- Task instructions
Would you set down every line of the data below exactly as it reads?

**** Working data ****

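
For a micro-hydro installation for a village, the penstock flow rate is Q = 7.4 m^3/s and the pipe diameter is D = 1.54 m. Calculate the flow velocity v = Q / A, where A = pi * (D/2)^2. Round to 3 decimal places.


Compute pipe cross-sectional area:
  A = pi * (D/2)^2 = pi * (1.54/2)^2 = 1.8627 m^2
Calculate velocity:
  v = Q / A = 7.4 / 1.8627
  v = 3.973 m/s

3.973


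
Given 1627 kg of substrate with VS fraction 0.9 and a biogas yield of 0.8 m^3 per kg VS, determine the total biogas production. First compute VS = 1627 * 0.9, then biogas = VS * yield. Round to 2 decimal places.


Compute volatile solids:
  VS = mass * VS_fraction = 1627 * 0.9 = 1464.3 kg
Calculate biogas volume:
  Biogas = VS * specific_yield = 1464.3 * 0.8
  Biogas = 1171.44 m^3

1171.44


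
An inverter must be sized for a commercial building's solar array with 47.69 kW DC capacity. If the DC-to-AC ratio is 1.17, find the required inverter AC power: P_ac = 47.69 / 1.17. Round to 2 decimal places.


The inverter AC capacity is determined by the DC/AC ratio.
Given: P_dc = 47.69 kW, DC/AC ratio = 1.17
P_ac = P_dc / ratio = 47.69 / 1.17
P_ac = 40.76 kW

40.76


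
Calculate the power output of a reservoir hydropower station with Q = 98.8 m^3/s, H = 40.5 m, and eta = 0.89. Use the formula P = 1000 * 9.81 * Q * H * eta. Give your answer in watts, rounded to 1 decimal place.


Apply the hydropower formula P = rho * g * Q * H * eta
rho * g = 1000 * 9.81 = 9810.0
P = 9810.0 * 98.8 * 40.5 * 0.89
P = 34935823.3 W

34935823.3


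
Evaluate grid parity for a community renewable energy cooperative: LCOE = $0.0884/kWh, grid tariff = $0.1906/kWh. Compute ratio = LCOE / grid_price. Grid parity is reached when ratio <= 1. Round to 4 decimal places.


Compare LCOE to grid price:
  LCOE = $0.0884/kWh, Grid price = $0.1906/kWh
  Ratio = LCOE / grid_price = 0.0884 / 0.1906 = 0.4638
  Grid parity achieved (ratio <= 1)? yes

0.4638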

****

- Exercise solution
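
For a micro-hydro installation for a village, the penstock flow rate is Q = 7.4 m^3/s and the pipe diameter is D = 1.54 m. Calculate the flow velocity v = Q / A, where A = pi * (D/2)^2. Round to 3 decimal places.


Compute pipe cross-sectional area:
  A = pi * (D/2)^2 = pi * (1.54/2)^2 = 1.8627 m^2
Calculate velocity:
  v = Q / A = 7.4 / 1.8627
  v = 3.973 m/s

3.973


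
Given 1627 kg of substrate with VS fraction 0.9 and a biogas yield of 0.8 m^3 per kg VS, determine the total biogas production. First compute VS = 1627 * 0.9, then biogas = VS * yield. Round to 2 decimal places.


Compute volatile solids:
  VS = mass * VS_fraction = 1627 * 0.9 = 1464.3 kg
Calculate biogas volume:
  Biogas = VS * specific_yield = 1464.3 * 0.8
  Biogas = 1171.44 m^3

1171.44


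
An inverter must be sized for a commercial building's solar array with 47.69 kW DC capacity. If the DC-to-AC ratio is 1.17, find the required inverter AC power: P_ac = 47.69 / 1.17. Round to 2 decimal places.


The inverter AC capacity is determined by the DC/AC ratio.
Given: P_dc = 47.69 kW, DC/AC ratio = 1.17
P_ac = P_dc / ratio = 47.69 / 1.17
P_ac = 40.76 kW

40.76


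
Calculate the power output of a reservoir hydropower station with Q = 98.8 m^3/s, H = 40.5 m, and eta = 0.89. Use the formula P = 1000 * 9.81 * Q * H * eta. Give your answer in watts, rounded to 1 decimal place.


Apply the hydropower formula P = rho * g * Q * H * eta
rho * g = 1000 * 9.81 = 9810.0
P = 9810.0 * 98.8 * 40.5 * 0.89
P = 34935823.3 W

34935823.3


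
Evaluate grid parity for a community renewable energy cooperative: LCOE = $0.0884/kWh, grid tariff = $0.1906/kWh. Compute ratio = LCOE / grid_price. Grid parity is reached when ratio <= 1. Round to 4 decimal places.


Compare LCOE to grid price:
  LCOE = $0.0884/kWh, Grid price = $0.1906/kWh
  Ratio = LCOE / grid_price = 0.0884 / 0.1906 = 0.4638
  Grid parity achieved (ratio <= 1)? yes

0.4638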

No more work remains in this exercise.